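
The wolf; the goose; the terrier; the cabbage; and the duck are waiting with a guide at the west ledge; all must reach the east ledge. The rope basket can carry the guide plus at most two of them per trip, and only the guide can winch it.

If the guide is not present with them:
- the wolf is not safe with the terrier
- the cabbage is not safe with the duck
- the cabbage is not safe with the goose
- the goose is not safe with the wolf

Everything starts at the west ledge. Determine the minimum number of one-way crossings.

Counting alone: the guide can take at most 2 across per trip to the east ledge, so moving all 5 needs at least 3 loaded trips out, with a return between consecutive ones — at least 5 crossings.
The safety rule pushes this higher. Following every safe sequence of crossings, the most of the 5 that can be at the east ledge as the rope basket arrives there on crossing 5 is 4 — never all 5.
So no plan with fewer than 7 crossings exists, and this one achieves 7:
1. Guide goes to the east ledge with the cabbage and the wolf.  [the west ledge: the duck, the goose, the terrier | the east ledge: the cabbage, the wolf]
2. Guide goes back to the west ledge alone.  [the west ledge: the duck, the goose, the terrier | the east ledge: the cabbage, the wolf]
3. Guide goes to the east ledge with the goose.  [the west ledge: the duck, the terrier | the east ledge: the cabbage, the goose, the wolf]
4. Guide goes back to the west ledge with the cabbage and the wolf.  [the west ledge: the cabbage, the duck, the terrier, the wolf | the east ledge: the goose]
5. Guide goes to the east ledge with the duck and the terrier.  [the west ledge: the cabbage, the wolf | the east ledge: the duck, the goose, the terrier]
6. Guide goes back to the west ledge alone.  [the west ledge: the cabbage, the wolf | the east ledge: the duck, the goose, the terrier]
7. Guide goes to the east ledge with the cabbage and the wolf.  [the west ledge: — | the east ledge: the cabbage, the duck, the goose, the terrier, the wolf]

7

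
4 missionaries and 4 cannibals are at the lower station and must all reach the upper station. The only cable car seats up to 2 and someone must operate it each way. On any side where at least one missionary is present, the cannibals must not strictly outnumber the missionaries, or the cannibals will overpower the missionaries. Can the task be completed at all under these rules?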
-*-
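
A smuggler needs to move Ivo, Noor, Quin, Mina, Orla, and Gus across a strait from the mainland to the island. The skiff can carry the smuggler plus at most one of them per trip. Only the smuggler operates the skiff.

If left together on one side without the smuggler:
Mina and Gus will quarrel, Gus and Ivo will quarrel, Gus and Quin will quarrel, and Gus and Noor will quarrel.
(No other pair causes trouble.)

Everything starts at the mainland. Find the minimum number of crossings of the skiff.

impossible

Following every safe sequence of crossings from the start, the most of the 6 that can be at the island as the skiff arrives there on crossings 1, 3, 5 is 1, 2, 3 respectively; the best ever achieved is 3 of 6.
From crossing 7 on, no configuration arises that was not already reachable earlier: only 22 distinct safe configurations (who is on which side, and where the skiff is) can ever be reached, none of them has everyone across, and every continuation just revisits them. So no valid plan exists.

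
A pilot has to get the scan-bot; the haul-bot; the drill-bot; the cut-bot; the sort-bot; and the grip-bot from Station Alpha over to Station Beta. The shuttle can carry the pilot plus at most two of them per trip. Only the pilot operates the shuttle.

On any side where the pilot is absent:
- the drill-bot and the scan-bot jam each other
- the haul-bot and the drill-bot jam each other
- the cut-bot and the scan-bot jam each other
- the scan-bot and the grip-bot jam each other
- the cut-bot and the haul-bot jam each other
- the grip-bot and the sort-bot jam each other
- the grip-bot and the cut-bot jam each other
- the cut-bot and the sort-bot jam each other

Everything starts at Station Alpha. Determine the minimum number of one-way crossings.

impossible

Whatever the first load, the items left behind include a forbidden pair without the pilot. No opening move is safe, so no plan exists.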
-*-
• **Instructions to follow**: The listing above holds a line with "The wolf; the" and a line with "- the goose is not safe with the wolf". Print the stretch from the first through the second, exactly and alone.

• **Result**:
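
The wolf; the goose; the terrier; the cabbage; and the duck are waiting with a guide at the west ledge; all must reach the east ledge. The rope basket can carry the guide plus at most two of them per trip, and only the guide can winch it.

If the guide is not present with them:
- the wolf is not safe with the terrier
- the cabbage is not safe with the duck
- the cabbage is not safe with the goose
- the goose is not safe with the wolf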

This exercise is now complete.